» **Task instructions**
The response should be an exact repetition of all the entries.

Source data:
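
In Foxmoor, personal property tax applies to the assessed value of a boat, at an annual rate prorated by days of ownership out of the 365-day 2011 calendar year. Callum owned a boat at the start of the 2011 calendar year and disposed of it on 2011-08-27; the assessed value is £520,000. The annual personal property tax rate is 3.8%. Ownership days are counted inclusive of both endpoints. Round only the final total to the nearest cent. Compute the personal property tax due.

Days held (2011-01-01 to 2011-08-27): 239 out of 365
Tax = £520,000 × 3.8% × 239/365 = £12,938.7397

£12,938.74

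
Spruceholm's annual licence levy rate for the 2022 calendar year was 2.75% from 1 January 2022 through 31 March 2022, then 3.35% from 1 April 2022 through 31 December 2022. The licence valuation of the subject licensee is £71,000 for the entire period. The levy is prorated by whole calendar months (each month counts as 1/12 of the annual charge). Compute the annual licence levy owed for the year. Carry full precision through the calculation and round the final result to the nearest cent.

£2,272.00

1 January – 31 March 2022: 3 months at 2.75% → £71,000 × 2.75% × 3/12 = £488.1250
1 April – 31 December 2022: 9 months at 3.35% → £71,000 × 3.35% × 9/12 = £1,783.8750
Total = £2,272.0000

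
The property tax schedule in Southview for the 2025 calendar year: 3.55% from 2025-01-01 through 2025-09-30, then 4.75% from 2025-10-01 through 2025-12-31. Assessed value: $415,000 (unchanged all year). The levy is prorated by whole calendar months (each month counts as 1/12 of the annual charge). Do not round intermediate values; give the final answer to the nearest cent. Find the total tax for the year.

2025-01-01 to 2025-09-30: 9 months at 3.55% → $415,000 × 3.55% × 9/12 = $11,049.3750
2025-10-01 to 2025-12-31: 3 months at 4.75% → $415,000 × 4.75% × 3/12 = $4,928.1250
Total = $15,977.5000

$15,977.50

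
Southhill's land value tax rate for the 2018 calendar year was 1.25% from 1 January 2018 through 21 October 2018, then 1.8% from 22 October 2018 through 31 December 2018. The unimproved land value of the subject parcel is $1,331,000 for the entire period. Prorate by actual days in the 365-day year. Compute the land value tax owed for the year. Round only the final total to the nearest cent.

$18,061.49

1 January – 21 October 2018: 294 days at 1.25% → $1,331,000 × 1.25% × 294/365 = $13,401.1644
22 October – 31 December 2018: 71 days at 1.8% → $1,331,000 × 1.8% × 71/365 = $4,660.3233
Total = $18,061.4877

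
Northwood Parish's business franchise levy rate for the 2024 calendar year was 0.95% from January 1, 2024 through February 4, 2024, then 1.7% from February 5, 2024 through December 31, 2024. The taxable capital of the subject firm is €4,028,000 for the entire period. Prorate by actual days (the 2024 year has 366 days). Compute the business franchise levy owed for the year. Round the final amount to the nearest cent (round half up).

January 1 – February 4, 2024: 35 days at 0.95% → €4,028,000 × 0.95% × 35/366 = €3,659.3169
February 5 – December 31, 2024: 331 days at 1.7% → €4,028,000 × 1.7% × 331/366 = €61,927.7486
Total = €65,587.0656

€65,587.07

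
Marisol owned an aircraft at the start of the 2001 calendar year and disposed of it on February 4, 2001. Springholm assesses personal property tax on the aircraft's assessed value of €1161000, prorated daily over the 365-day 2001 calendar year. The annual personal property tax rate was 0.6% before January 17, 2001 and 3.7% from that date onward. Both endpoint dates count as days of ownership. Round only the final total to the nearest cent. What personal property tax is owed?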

» **Answer to the problem**
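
In Foxmoor, personal property tax applies to the assessed value of a boat, at an annual rate prorated by days of ownership out of the 365-day 2011 calendar year. Callum owned a boat at the start of the 2011 calendar year and disposed of it on 2011-08-27; the assessed value is £520,000. The annual personal property tax rate is 3.8%. Ownership days are counted inclusive of both endpoints. Round only the final total to the nearest cent. Compute the personal property tax due.

Days held (2011-01-01 to 2011-08-27): 239 out of 365
Tax = £520,000 × 3.8% × 239/365 = £12,938.7397

£12,938.74

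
Spruceholm's annual licence levy rate for the 2022 calendar year was 2.75% from 1 January 2022 through 31 March 2022, then 3.35% from 1 April 2022 through 31 December 2022. The licence valuation of the subject licensee is £71,000 for the entire period. The levy is prorated by whole calendar months (each month counts as 1/12 of the annual charge). Compute the annual licence levy owed for the year. Carry full precision through the calculation and round the final result to the nearest cent.

£2,272.00

1 January – 31 March 2022: 3 months at 2.75% → £71,000 × 2.75% × 3/12 = £488.1250
1 April – 31 December 2022: 9 months at 3.35% → £71,000 × 3.35% × 9/12 = £1,783.8750
Total = £2,272.0000

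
The property tax schedule in Southview for the 2025 calendar year: 3.55% from 2025-01-01 through 2025-09-30, then 4.75% from 2025-10-01 through 2025-12-31. Assessed value: $415,000 (unchanged all year). The levy is prorated by whole calendar months (each month counts as 1/12 of the annual charge). Do not round intermediate values; give the final answer to the nearest cent. Find the total tax for the year.

2025-01-01 to 2025-09-30: 9 months at 3.55% → $415,000 × 3.55% × 9/12 = $11,049.3750
2025-10-01 to 2025-12-31: 3 months at 4.75% → $415,000 × 4.75% × 3/12 = $4,928.1250
Total = $15,977.5000

$15,977.50

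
Southhill's land value tax rate for the 2018 calendar year was 1.25% from 1 January 2018 through 21 October 2018, then 1.8% from 22 October 2018 through 31 December 2018. The unimproved land value of the subject parcel is $1,331,000 for the entire period. Prorate by actual days in the 365-day year. Compute the land value tax owed for the year. Round only the final total to the nearest cent.

$18,061.49

1 January – 21 October 2018: 294 days at 1.25% → $1,331,000 × 1.25% × 294/365 = $13,401.1644
22 October – 31 December 2018: 71 days at 1.8% → $1,331,000 × 1.8% × 71/365 = $4,660.3233
Total = $18,061.4877

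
Northwood Parish's business franchise levy rate for the 2024 calendar year was 0.95% from January 1, 2024 through February 4, 2024, then 1.7% from February 5, 2024 through December 31, 2024. The taxable capital of the subject firm is €4,028,000 for the entire period. Prorate by actual days (the 2024 year has 366 days). Compute the business franchise levy owed for the year. Round the final amount to the nearest cent (round half up).

January 1 – February 4, 2024: 35 days at 0.95% → €4,028,000 × 0.95% × 35/366 = €3,659.3169
February 5 – December 31, 2024: 331 days at 1.7% → €4,028,000 × 1.7% × 331/366 = €61,927.7486
Total = €65,587.0656

€65,587.07

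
Marisol owned an aircraft at the start of the 2001 calendar year and disposed of it on February 4, 2001. Springholm assesses personal property tax on the aircraft's assessed value of €1161000, prorated daily over the 365-day 2001 calendar year. The annual personal property tax rate was 0.6% before January 17, 2001 and 3.7% from that date onward. Both endpoint dates count as days of ownership. Round only the final total to the nearest cent. What personal property tax is owed?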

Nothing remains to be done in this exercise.